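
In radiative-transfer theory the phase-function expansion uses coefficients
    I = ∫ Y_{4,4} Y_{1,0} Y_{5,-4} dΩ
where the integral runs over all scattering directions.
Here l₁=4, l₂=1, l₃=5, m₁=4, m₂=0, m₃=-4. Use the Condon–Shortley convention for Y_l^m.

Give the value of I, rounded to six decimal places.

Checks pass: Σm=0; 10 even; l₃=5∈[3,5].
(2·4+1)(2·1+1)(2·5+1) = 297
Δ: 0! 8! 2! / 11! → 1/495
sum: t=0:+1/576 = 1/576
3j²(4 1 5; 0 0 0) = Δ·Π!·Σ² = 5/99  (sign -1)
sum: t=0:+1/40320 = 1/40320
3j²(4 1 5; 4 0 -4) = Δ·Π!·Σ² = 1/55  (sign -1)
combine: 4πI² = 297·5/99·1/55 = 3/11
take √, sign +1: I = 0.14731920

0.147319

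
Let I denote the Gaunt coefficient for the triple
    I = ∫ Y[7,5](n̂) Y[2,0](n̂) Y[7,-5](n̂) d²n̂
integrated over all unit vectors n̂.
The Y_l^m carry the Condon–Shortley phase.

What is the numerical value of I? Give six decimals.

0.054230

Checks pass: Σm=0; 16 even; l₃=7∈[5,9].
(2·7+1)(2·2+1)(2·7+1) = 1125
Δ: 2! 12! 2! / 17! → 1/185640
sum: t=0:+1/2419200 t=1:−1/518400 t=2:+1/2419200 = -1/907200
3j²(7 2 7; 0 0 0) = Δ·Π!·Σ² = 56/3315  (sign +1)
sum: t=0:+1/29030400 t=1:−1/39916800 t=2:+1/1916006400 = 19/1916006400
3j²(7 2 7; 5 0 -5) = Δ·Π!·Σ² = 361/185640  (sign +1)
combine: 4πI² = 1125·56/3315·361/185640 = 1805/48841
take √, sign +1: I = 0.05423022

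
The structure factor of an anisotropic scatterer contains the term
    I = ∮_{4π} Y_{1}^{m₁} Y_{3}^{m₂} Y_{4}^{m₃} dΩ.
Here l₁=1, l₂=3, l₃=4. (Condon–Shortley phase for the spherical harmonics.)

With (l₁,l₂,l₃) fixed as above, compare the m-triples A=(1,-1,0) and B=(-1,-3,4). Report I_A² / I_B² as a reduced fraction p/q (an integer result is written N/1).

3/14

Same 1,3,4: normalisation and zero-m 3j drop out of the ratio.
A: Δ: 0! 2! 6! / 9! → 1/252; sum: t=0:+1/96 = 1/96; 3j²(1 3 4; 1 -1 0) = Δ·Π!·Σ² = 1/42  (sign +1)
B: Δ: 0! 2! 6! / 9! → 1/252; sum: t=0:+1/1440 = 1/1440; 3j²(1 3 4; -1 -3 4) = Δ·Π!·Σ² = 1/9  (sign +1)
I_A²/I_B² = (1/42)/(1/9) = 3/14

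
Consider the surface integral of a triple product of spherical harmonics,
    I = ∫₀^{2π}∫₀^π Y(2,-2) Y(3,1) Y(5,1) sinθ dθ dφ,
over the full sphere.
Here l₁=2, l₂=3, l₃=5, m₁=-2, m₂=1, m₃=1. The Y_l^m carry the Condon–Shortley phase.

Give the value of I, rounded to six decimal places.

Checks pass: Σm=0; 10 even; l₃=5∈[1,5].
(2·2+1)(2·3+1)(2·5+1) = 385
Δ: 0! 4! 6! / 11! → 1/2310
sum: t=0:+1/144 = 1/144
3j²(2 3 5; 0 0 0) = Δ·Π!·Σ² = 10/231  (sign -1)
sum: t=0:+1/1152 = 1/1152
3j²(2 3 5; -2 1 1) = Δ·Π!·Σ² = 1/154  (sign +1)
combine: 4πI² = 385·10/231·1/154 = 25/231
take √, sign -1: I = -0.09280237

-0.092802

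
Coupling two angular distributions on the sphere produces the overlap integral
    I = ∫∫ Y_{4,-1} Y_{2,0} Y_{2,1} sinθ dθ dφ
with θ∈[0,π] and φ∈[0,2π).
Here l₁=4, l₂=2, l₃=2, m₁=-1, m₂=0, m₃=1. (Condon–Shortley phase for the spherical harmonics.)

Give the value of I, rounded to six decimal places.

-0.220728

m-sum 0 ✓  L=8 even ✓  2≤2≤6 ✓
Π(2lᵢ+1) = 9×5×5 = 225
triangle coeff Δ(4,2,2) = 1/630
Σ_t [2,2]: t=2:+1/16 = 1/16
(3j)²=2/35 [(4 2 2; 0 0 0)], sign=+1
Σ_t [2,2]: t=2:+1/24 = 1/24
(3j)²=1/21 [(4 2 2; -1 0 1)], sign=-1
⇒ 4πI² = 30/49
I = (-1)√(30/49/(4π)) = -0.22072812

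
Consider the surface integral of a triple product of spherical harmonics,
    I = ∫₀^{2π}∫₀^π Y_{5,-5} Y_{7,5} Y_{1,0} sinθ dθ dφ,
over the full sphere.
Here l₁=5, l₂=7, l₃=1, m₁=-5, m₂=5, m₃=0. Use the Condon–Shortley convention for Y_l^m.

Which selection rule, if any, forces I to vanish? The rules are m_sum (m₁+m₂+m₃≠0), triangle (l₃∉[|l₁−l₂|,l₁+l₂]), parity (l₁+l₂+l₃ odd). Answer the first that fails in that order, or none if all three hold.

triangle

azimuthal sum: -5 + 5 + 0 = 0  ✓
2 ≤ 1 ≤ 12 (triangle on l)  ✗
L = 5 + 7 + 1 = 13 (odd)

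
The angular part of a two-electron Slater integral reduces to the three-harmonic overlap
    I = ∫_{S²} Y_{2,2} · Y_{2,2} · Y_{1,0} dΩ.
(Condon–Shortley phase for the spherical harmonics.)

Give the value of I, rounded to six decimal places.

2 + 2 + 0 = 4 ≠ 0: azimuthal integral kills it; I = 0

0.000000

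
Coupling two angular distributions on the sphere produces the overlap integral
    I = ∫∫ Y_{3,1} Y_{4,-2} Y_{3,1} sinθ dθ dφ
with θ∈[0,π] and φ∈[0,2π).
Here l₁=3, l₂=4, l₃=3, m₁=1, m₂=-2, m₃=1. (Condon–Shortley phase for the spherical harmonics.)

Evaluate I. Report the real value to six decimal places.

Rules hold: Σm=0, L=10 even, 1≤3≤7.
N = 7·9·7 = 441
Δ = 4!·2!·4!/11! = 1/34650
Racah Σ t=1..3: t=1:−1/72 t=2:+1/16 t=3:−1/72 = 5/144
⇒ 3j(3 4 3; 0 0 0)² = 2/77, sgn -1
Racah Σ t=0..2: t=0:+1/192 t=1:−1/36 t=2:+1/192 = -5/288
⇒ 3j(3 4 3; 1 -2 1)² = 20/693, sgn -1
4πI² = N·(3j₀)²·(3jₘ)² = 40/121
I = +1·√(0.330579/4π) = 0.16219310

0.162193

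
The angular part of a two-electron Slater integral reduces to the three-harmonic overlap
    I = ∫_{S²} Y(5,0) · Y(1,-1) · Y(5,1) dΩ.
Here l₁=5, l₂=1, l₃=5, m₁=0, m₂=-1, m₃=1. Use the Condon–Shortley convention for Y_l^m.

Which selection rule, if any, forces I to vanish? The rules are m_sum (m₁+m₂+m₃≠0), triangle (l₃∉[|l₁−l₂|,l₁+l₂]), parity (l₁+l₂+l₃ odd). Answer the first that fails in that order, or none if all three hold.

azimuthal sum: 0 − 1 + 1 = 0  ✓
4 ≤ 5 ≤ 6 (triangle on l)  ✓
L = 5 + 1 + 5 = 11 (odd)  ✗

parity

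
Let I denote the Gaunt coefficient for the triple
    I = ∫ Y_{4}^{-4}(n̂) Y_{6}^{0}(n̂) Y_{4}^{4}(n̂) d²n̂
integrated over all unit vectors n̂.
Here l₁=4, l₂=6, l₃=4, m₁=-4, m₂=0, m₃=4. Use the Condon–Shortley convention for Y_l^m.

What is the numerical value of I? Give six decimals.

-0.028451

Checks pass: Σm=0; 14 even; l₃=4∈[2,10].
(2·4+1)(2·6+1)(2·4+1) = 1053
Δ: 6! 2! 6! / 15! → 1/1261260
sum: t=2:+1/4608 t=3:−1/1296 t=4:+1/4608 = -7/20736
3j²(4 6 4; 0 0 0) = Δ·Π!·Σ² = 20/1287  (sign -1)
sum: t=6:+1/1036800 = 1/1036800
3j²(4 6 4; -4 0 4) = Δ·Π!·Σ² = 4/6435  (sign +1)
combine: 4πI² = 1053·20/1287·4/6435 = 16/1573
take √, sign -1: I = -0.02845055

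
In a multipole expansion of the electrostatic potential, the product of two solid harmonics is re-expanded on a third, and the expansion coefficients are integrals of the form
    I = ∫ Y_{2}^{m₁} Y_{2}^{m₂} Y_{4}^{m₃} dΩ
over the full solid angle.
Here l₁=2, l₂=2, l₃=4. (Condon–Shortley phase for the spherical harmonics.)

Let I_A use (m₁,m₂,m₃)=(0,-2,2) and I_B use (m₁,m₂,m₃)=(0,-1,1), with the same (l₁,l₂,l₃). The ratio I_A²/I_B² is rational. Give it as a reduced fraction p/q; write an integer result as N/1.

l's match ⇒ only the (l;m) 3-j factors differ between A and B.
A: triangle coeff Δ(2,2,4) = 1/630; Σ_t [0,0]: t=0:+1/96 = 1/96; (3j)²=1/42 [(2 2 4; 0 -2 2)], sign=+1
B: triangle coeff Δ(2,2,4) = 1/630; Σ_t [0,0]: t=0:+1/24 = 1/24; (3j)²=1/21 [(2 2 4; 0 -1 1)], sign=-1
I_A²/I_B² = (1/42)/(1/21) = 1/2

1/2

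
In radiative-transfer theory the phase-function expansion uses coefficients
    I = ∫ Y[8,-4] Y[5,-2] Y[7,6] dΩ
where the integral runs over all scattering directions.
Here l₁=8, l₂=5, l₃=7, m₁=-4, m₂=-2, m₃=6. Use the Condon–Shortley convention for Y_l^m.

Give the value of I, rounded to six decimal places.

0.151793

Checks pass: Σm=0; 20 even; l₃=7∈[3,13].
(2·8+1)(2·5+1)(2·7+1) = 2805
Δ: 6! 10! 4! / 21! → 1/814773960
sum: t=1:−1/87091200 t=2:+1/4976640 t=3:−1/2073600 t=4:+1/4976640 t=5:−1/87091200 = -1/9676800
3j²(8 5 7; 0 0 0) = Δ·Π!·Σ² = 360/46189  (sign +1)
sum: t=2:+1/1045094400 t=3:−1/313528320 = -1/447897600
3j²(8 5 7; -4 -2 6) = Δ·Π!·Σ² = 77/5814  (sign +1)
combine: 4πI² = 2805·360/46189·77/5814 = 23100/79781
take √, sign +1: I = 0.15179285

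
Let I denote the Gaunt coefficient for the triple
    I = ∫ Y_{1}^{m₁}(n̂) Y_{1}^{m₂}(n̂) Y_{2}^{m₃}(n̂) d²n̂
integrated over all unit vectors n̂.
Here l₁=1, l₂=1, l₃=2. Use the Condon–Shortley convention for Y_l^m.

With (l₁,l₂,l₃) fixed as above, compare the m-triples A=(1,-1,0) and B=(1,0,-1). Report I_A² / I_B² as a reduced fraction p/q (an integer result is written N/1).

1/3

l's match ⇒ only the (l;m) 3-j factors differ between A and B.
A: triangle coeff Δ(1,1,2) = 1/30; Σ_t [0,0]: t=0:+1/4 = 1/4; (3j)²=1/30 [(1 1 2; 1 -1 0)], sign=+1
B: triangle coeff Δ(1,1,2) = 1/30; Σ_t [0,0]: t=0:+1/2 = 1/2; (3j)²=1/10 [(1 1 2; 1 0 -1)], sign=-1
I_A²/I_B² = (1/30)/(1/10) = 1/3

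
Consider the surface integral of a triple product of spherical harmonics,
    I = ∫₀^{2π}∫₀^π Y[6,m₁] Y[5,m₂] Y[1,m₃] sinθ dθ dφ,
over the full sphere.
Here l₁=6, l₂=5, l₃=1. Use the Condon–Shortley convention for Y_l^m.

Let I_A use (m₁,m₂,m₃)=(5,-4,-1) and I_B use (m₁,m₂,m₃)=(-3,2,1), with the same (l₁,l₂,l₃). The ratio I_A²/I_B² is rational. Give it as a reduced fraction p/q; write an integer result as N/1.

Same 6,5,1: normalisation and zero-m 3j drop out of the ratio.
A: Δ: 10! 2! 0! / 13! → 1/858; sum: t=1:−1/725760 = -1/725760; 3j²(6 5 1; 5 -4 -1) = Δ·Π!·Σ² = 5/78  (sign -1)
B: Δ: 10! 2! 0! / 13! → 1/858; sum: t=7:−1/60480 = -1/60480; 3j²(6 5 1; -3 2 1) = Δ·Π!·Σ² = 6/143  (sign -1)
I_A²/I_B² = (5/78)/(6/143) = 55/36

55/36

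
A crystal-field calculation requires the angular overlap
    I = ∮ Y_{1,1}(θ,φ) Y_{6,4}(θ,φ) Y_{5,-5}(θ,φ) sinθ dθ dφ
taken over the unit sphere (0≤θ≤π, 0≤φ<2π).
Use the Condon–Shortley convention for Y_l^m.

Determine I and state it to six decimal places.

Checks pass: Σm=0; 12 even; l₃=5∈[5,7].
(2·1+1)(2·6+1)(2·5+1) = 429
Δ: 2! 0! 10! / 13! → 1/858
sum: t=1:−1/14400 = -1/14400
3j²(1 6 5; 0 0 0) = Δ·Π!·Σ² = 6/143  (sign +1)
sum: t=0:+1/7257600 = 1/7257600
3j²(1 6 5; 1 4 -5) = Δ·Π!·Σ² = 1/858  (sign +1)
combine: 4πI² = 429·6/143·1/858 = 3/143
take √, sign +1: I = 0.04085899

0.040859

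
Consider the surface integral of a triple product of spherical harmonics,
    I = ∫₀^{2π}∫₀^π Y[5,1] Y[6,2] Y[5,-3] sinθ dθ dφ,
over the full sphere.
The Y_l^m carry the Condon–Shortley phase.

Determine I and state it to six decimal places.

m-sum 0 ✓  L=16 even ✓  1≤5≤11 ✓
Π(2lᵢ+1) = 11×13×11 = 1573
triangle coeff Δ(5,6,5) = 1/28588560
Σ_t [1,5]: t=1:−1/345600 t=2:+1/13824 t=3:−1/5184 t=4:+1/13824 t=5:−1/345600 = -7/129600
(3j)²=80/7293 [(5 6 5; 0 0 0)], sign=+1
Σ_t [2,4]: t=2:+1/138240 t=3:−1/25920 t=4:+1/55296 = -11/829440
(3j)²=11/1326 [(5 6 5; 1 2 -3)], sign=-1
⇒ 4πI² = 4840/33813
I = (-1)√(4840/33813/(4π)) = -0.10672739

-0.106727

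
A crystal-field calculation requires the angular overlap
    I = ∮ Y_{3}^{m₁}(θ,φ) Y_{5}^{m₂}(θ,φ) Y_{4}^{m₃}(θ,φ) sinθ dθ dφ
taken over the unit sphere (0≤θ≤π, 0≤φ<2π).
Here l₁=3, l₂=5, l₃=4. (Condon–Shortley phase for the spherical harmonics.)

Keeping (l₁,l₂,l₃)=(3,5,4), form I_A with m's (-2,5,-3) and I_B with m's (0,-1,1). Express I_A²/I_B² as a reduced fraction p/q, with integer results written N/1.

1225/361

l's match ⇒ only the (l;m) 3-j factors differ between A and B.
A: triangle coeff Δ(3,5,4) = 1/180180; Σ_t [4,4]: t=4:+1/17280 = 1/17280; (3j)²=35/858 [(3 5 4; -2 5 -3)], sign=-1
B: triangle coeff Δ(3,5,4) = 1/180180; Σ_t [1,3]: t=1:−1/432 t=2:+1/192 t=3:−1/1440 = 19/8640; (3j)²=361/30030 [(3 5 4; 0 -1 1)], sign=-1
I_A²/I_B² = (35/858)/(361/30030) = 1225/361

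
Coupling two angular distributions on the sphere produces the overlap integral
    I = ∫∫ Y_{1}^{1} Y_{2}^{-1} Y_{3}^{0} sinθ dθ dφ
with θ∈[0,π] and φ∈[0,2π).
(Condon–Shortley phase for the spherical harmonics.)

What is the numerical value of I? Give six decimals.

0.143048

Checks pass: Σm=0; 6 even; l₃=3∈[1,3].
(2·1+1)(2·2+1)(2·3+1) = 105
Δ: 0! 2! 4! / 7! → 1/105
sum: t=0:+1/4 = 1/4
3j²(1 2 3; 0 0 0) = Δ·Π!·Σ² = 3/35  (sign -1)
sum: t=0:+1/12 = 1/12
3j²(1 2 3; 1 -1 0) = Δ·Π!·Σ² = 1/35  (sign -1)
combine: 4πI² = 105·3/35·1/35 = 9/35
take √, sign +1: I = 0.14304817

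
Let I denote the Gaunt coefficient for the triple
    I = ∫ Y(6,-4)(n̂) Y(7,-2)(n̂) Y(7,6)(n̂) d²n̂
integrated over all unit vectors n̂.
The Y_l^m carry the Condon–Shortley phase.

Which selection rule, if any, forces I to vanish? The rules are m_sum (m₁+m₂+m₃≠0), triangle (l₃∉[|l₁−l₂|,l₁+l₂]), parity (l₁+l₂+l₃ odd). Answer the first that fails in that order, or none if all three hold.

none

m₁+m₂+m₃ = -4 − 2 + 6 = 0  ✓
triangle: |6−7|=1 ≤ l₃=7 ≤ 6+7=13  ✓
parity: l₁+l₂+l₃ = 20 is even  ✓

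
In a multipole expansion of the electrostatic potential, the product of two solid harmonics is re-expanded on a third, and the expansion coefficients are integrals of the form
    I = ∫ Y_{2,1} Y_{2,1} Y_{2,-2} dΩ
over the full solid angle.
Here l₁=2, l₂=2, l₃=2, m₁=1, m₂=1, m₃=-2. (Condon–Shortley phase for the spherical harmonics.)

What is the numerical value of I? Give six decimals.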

PROBLEM DETAILS
The result should be every line that contains "convention", copied from the entries.

FINISHED EXERCISE
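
Here l₁=4, l₂=1, l₃=5, m₁=4, m₂=0, m₃=-4. Use the Condon–Shortley convention for Y_l^m.
Here l₁=5, l₂=7, l₃=1, m₁=-5, m₂=5, m₃=0. Use the Condon–Shortley convention for Y_l^m.
Here l₁=5, l₂=1, l₃=5, m₁=0, m₂=-1, m₃=1. Use the Condon–Shortley convention for Y_l^m.
Here l₁=4, l₂=6, l₃=4, m₁=-4, m₂=0, m₃=4. Use the Condon–Shortley convention for Y_l^m.
Here l₁=8, l₂=5, l₃=7, m₁=-4, m₂=-2, m₃=6. Use the Condon–Shortley convention for Y_l^m.
Here l₁=1, l₂=1, l₃=2. Use the Condon–Shortley convention for Y_l^m.
Here l₁=6, l₂=5, l₃=1. Use the Condon–Shortley convention for Y_l^m.
Use the Condon–Shortley convention for Y_l^m.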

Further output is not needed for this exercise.